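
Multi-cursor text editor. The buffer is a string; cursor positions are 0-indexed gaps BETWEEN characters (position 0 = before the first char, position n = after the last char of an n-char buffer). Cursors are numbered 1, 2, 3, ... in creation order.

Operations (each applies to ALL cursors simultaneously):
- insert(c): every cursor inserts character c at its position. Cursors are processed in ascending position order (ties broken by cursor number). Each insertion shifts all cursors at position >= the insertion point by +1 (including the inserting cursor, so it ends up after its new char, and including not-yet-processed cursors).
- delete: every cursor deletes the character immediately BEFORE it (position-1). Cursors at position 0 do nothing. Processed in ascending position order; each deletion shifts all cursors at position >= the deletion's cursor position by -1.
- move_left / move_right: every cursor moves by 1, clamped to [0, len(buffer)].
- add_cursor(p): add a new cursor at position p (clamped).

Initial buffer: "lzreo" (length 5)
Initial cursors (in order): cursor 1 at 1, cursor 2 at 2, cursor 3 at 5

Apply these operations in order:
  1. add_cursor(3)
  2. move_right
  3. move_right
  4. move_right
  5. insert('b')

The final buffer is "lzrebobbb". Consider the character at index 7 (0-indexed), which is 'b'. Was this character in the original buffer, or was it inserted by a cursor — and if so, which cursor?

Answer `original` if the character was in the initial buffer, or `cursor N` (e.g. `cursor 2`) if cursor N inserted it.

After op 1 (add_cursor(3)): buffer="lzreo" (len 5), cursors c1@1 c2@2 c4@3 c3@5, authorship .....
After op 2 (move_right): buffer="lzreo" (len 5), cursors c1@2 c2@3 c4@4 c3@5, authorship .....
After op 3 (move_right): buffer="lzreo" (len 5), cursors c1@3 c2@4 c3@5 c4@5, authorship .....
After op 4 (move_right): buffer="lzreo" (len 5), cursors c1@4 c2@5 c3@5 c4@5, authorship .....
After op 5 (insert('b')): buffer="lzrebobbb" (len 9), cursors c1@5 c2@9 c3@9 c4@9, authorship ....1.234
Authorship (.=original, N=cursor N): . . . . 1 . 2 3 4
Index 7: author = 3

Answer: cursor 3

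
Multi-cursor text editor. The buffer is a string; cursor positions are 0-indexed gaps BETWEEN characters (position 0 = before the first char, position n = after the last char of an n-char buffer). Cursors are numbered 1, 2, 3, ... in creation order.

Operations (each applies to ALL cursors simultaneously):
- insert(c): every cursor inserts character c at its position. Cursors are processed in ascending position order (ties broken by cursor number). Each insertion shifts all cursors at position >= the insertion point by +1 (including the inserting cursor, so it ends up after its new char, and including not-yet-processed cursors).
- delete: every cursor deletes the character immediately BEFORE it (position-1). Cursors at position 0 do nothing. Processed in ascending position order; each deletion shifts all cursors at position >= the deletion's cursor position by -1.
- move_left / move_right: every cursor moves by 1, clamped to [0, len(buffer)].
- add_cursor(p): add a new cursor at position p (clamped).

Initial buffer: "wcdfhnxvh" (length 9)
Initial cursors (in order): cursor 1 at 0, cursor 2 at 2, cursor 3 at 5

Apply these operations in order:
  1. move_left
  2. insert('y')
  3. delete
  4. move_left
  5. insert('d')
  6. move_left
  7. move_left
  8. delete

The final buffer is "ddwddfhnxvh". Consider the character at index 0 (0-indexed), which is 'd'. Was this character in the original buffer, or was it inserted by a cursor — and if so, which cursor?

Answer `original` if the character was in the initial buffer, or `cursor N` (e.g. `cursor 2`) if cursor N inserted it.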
• • • •
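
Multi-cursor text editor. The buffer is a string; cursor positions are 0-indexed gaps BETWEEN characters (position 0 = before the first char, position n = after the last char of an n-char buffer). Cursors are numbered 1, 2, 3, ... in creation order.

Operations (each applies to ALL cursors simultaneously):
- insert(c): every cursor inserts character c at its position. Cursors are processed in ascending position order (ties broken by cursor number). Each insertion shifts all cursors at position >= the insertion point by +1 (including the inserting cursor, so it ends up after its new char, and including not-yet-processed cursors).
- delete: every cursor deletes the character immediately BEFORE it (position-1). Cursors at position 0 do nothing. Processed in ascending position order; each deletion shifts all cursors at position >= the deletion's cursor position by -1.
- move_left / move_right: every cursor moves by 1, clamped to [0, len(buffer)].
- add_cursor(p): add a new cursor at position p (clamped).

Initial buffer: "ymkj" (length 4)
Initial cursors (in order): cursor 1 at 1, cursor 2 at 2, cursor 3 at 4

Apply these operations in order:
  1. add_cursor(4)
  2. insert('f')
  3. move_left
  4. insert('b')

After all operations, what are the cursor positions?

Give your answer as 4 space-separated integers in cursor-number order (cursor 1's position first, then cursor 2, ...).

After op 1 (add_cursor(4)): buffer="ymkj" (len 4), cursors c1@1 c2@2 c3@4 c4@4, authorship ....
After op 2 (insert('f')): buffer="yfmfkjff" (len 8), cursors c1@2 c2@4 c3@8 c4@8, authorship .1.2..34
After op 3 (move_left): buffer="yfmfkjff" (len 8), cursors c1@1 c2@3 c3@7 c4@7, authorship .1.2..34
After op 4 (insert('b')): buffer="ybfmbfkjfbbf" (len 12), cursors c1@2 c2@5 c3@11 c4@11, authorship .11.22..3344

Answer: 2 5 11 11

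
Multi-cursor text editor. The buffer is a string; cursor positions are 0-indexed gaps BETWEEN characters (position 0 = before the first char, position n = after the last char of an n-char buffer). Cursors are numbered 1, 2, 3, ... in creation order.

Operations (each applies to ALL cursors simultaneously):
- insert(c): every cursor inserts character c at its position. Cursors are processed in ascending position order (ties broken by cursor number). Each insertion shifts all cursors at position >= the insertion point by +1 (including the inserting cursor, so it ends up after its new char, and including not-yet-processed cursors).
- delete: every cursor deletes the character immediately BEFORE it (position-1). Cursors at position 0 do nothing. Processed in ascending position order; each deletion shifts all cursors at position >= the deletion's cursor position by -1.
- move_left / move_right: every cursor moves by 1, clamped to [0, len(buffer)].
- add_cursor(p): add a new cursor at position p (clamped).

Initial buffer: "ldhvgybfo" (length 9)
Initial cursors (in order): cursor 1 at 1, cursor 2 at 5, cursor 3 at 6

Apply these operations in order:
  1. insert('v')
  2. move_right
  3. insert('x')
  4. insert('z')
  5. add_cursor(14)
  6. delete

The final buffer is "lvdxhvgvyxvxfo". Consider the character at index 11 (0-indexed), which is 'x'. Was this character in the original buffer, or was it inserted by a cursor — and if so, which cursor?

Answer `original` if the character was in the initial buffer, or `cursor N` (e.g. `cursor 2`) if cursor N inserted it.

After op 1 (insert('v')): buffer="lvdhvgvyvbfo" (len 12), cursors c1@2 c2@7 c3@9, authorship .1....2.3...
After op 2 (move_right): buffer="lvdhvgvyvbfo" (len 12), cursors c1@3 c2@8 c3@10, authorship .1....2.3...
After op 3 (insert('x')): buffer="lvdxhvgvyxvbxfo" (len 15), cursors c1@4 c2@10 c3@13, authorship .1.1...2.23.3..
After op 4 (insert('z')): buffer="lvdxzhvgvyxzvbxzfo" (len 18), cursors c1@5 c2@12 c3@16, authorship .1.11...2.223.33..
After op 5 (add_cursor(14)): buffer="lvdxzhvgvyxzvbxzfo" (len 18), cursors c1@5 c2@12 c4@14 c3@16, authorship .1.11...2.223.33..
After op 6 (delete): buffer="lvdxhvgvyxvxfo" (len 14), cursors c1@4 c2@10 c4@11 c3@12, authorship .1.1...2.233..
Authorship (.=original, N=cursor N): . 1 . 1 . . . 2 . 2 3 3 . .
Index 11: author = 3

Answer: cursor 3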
• • • •
#### Instructions to follow:
Note each line above that holds "this", then copy all of them.

#### Output:
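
The final buffer is "lzrebobbb". Consider the character at index 7 (0-indexed), which is 'b'. Was this character in the original buffer, or was it inserted by a cursor — and if so, which cursor?
The final buffer is "ddwddfhnxvh". Consider the character at index 0 (0-indexed), which is 'd'. Was this character in the original buffer, or was it inserted by a cursor — and if so, which cursor?
The final buffer is "lvdxhvgvyxvxfo". Consider the character at index 11 (0-indexed), which is 'x'. Was this character in the original buffer, or was it inserted by a cursor — and if so, which cursor?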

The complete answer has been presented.